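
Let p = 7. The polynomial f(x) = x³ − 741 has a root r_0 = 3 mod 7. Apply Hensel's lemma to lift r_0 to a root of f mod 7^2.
r_1 = 24 (mod 49)

Hensel: r_{i+1} = r_i − f(r_i)/f′(r_i) mod 7^{i+2}, where f′(x) = 3x². Iterate:
  r_0 = 3 (mod 7)
  r_1 = 24 (mod 49)
Final: r = 24 with f(r) ≡ 0 mod 7^2.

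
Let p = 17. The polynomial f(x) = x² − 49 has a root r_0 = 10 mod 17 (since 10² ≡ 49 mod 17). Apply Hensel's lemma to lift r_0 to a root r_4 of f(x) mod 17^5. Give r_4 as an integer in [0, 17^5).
r_4 = 1419850 (mod 1419857)

Hensel's recurrence: r_{i+1} = r_i − f(r_i)·(f′(r_i))^{-1} mod 17^{i+2}, with f′(x) = 2x. Iterate:
  r_0 = 10 (mod 17)
  r_1 = 282 (mod 289)
  r_2 = 4906 (mod 4913)
  r_3 = 83514 (mod 83521)
  r_4 = 1419850 (mod 1419857)
Final: r_4 = 1419850, and one checks f(r_4) ≡ 0 mod 17^5.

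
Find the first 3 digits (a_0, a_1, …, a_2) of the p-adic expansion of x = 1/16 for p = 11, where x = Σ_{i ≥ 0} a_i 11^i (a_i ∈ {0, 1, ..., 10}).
(a_0, …, a_2) = (9, 4, 3)

v_11(1/16) = 0 (numerator and denominator both coprime to 11), so x ∈ ℤ_11^×. Compute digits iteratively via a_i = x_i mod 11, x_{i+1} = (x_i − a_i)/11, with x_0 = x:
  x_0 = 1/16;  a_0 = 9;  x_1 = (x_0 − 9)/11 = -13/16
  x_1 = -13/16;  a_1 = 4;  x_2 = (x_1 − 4)/11 = -7/16
  x_2 = -7/16;  a_2 = 3;  x_3 = (x_2 − 3)/11 = -5/16
Digits: (9, 4, 3).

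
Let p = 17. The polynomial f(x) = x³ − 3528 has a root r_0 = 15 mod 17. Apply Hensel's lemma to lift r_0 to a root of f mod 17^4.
r_3 = 77552 (mod 83521)

Hensel: r_{i+1} = r_i − f(r_i)/f′(r_i) mod 17^{i+2}, where f′(x) = 3x². Iterate:
  r_0 = 15 (mod 17)
  r_1 = 100 (mod 289)
  r_2 = 3857 (mod 4913)
  r_3 = 77552 (mod 83521)
Final: r = 77552 with f(r) ≡ 0 mod 17^4.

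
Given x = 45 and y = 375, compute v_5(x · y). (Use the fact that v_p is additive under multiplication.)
v_5(16875) = 4

v_p(x) = 1 (factor: 45 = 5^1 · 9); v_p(y) = 3 (factor: 375 = 5^3 · 3). Additivity: v_p(xy) = v_p(x) + v_p(y) = 1 + 3 = 4. (Direct check: xy = 16875 = 5^4 · (27).)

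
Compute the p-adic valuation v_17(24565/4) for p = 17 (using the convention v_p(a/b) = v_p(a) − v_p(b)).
v_17(24565/4) = 3

Factor powers of 17 from the numerator and denominator of the reduced fraction: 24565 = 17^3 · 5 and 4 = 17^0 · 4. Apply v_p(a/b) = v_p(a) − v_p(b): v_17(24565/4) = 3 − 0 = 3.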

** Task **
Reproduce each line, exactly as it appears, from the one that contains "Given x = 45" through the last line of the records. Add no other lines.

** Your solution **
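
Given x = 45 and y = 375, compute v_5(x · y). (Use the fact that v_p is additive under multiplication.)
v_5(16875) = 4

v_p(x) = 1 (factor: 45 = 5^1 · 9); v_p(y) = 3 (factor: 375 = 5^3 · 3). Additivity: v_p(xy) = v_p(x) + v_p(y) = 1 + 3 = 4. (Direct check: xy = 16875 = 5^4 · (27).)

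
Compute the p-adic valuation v_17(24565/4) for p = 17 (using the convention v_p(a/b) = v_p(a) − v_p(b)).
v_17(24565/4) = 3

Factor powers of 17 from the numerator and denominator of the reduced fraction: 24565 = 17^3 · 5 and 4 = 17^0 · 4. Apply v_p(a/b) = v_p(a) − v_p(b): v_17(24565/4) = 3 − 0 = 3.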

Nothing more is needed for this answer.